BEGIN RECORDS FOR THIS EXERCISE

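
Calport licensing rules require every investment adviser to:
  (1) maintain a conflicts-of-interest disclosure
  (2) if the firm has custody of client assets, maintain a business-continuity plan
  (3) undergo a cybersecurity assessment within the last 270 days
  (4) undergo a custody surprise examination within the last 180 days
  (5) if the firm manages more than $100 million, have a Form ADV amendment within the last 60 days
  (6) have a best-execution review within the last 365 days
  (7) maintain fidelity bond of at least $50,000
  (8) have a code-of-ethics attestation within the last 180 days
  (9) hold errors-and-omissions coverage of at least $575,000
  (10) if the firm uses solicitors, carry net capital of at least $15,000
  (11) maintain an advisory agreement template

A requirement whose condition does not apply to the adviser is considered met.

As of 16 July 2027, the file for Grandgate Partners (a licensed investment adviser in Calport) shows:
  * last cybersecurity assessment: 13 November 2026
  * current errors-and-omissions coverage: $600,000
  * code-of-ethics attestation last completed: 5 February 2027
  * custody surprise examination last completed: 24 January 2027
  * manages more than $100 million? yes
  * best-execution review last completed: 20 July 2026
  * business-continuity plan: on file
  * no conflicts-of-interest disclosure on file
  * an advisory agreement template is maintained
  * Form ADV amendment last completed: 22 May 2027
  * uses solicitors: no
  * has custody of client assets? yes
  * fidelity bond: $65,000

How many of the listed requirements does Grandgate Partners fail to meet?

1

1. conflicts-of-interest disclosure absent → not met
2. condition 'has custody of client assets' holds; business-continuity plan present → met
3. cybersecurity assessment 245 days ago vs limit 270 → met
4. custody surprise examination 173 days ago vs limit 180 → met
5. condition 'manages more than $100 million' holds; Form ADV amendment 55 days ago vs limit 60 → met
6. best-execution review 361 days ago vs limit 365 → met
7. fidelity bond $65,000 ≥ $50,000 → met
8. code-of-ethics attestation 161 days ago vs limit 180 → met
9. errors-and-omissions coverage $600,000 ≥ $575,000 → met
10. condition 'uses solicitors' does not hold → requirement n/a → met
11. advisory agreement template present → met
Not met: 1 of 11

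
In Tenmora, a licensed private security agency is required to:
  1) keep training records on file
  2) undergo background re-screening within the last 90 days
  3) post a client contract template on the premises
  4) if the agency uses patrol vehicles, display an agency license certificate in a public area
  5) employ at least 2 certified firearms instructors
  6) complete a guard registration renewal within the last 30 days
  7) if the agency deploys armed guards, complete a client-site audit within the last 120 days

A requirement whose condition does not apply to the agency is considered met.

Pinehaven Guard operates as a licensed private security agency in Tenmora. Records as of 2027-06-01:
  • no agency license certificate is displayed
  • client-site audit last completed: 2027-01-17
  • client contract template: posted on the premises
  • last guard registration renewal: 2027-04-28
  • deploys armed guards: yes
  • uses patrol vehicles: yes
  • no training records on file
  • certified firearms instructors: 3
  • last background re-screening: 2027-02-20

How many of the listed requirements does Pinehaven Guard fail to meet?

5

1. training records absent → not met
2. background re-screening 101 days ago vs limit 90 → not met
3. client contract template present → met
4. condition 'uses patrol vehicles' holds; agency license certificate absent → not met
5. certified firearms instructors 3 ≥ 2 → met
6. guard registration renewal 34 days ago vs limit 30 → not met
7. condition 'deploys armed guards' holds; client-site audit 135 days ago vs limit 120 → not met
Not met: 5 of 7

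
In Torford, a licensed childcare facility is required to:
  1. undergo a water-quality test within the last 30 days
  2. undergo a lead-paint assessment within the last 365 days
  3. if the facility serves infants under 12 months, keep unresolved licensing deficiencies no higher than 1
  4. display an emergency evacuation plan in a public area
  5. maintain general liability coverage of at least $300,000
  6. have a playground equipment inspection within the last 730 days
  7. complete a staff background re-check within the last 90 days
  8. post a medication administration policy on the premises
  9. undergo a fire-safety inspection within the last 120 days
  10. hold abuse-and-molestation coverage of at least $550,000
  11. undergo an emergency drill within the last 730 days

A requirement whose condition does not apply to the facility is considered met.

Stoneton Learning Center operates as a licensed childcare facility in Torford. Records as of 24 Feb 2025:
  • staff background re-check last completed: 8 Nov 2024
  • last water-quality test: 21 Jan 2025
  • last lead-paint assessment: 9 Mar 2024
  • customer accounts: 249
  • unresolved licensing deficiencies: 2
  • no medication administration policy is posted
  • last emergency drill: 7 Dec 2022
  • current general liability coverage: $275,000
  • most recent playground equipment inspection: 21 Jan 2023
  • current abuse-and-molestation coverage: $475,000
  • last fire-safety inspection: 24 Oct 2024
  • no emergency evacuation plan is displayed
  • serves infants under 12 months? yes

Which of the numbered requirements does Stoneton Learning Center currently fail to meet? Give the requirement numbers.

1. water-quality test 34 days ago vs limit 30 → not met
2. lead-paint assessment 352 days ago vs limit 365 → met
3. condition 'serves infants under 12 months' holds; unresolved licensing deficiencies 2 > 1 → not met
4. emergency evacuation plan absent → not met
5. general liability coverage $275,000 < $300,000 → not met
6. playground equipment inspection 765 days ago vs limit 730 → not met
7. staff background re-check 108 days ago vs limit 90 → not met
8. medication administration policy absent → not met
9. fire-safety inspection 123 days ago vs limit 120 → not met
10. abuse-and-molestation coverage $475,000 < $550,000 → not met
11. emergency drill 810 days ago vs limit 730 → not met
Not met: 1, 3, 4, 5, 6, 7, 8, 9, 10, 11

1, 3, 4, 5, 6, 7, 8, 9, 10, 11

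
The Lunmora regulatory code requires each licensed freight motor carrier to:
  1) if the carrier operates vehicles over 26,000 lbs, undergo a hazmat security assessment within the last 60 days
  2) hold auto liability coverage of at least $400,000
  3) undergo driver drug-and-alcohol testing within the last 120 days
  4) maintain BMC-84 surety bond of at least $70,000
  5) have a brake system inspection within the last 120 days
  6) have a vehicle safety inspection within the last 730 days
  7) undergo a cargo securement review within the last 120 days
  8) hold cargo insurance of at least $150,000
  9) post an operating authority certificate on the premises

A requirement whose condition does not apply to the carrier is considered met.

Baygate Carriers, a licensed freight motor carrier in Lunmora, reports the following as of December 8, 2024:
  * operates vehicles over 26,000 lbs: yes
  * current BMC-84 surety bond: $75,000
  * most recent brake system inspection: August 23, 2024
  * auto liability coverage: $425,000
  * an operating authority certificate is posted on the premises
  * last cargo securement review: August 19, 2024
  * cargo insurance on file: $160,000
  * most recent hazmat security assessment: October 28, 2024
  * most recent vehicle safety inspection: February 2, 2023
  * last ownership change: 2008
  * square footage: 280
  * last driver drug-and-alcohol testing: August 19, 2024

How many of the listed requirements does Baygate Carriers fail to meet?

1. condition 'operates vehicles over 26,000 lbs' holds; hazmat security assessment 41 days ago vs limit 60 → met
2. auto liability coverage $425,000 ≥ $400,000 → met
3. driver drug-and-alcohol testing 111 days ago vs limit 120 → met
4. BMC-84 surety bond $75,000 ≥ $70,000 → met
5. brake system inspection 107 days ago vs limit 120 → met
6. vehicle safety inspection 675 days ago vs limit 730 → met
7. cargo securement review 111 days ago vs limit 120 → met
8. cargo insurance $160,000 ≥ $150,000 → met
9. operating authority certificate present → met
Not met: 0 of 9

0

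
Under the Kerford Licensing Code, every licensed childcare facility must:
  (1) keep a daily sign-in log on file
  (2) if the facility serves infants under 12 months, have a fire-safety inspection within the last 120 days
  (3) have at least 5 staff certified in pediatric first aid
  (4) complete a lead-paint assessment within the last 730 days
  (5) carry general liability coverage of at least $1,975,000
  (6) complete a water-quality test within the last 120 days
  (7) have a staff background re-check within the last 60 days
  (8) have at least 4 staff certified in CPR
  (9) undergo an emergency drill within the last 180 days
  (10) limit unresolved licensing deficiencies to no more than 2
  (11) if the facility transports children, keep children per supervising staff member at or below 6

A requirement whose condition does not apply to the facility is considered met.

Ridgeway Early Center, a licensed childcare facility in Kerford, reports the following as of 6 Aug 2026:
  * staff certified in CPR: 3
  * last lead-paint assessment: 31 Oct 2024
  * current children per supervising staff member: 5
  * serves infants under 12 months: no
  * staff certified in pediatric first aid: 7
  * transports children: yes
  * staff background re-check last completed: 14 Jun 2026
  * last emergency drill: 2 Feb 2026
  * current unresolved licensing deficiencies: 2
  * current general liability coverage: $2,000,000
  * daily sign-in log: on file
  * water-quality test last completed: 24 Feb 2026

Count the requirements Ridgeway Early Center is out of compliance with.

1. daily sign-in log present → met
2. condition 'serves infants under 12 months' does not hold → requirement n/a → met
3. staff certified in pediatric first aid 7 ≥ 5 → met
4. lead-paint assessment 644 days ago vs limit 730 → met
5. general liability coverage $2,000,000 ≥ $1,975,000 → met
6. water-quality test 163 days ago vs limit 120 → not met
7. staff background re-check 53 days ago vs limit 60 → met
8. staff certified in CPR 3 < 4 → not met
9. emergency drill 185 days ago vs limit 180 → not met
10. unresolved licensing deficiencies 2 ≤ 2 → met
11. condition 'transports children' holds; children per supervising staff member 5 ≤ 6 → met
Not met: 3 of 11

3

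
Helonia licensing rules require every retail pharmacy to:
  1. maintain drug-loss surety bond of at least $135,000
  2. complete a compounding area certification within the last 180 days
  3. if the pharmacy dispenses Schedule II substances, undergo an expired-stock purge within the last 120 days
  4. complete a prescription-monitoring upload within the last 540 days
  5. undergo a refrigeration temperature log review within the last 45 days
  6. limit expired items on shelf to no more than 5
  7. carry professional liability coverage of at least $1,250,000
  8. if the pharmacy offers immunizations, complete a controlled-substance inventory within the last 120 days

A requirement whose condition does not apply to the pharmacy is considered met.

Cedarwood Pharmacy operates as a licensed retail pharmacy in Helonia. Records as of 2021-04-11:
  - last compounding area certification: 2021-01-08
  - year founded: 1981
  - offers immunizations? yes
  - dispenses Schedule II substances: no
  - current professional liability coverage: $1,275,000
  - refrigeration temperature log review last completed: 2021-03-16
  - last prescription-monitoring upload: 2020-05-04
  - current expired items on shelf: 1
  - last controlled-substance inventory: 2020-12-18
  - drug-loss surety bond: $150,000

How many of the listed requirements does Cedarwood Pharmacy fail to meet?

1. drug-loss surety bond $150,000 ≥ $135,000 → met
2. compounding area certification 93 days ago vs limit 180 → met
3. condition 'dispenses Schedule II substances' does not hold → requirement n/a → met
4. prescription-monitoring upload 342 days ago vs limit 540 → met
5. refrigeration temperature log review 26 days ago vs limit 45 → met
6. expired items on shelf 1 ≤ 5 → met
7. professional liability coverage $1,275,000 ≥ $1,250,000 → met
8. condition 'offers immunizations' holds; controlled-substance inventory 114 days ago vs limit 120 → met
Not met: 0 of 8

0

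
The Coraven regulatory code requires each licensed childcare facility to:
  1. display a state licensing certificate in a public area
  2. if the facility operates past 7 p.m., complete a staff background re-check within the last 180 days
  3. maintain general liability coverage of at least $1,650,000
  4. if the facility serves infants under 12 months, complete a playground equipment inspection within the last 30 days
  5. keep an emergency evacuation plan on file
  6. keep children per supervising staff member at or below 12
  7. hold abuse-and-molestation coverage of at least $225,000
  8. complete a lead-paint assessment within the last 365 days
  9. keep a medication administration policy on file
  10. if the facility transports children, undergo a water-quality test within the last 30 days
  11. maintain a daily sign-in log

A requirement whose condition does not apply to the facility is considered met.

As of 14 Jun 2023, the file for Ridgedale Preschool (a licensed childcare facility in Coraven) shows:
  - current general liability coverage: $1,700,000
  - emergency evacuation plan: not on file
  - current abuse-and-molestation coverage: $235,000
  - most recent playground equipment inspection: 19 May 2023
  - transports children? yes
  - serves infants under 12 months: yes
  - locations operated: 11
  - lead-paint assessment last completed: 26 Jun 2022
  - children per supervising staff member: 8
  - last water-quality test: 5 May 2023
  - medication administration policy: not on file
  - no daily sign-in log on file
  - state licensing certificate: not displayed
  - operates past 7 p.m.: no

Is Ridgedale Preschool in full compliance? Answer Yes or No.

1. state licensing certificate absent → not met
2. condition 'operates past 7 p.m.' does not hold → requirement n/a → met
3. general liability coverage $1,700,000 ≥ $1,650,000 → met
4. condition 'serves infants under 12 months' holds; playground equipment inspection 26 days ago vs limit 30 → met
5. emergency evacuation plan absent → not met
6. children per supervising staff member 8 ≤ 12 → met
7. abuse-and-molestation coverage $235,000 ≥ $225,000 → met
8. lead-paint assessment 353 days ago vs limit 365 → met
9. medication administration policy absent → not met
10. condition 'transports children' holds; water-quality test 40 days ago vs limit 30 → not met
11. daily sign-in log absent → not met
Not met: 1, 5, 9, 10, 11

No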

END RECORDS FOR THIS EXERCISE

_DIRECTIONS FOR THIS TASK_
The required output is every line above from the one with "A requirement whose condition does not apply to the carrier" down to the one with "testing: August 19, 2024", restated word for word, ends included.

_SOLUTION TO THIS PROBLEM_
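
A requirement whose condition does not apply to the carrier is considered met.

Baygate Carriers, a licensed freight motor carrier in Lunmora, reports the following as of December 8, 2024:
  * operates vehicles over 26,000 lbs: yes
  * current BMC-84 surety bond: $75,000
  * most recent brake system inspection: August 23, 2024
  * auto liability coverage: $425,000
  * an operating authority certificate is posted on the premises
  * last cargo securement review: August 19, 2024
  * cargo insurance on file: $160,000
  * most recent hazmat security assessment: October 28, 2024
  * most recent vehicle safety inspection: February 2, 2023
  * last ownership change: 2008
  * square footage: 280
  * last driver drug-and-alcohol testing: August 19, 2024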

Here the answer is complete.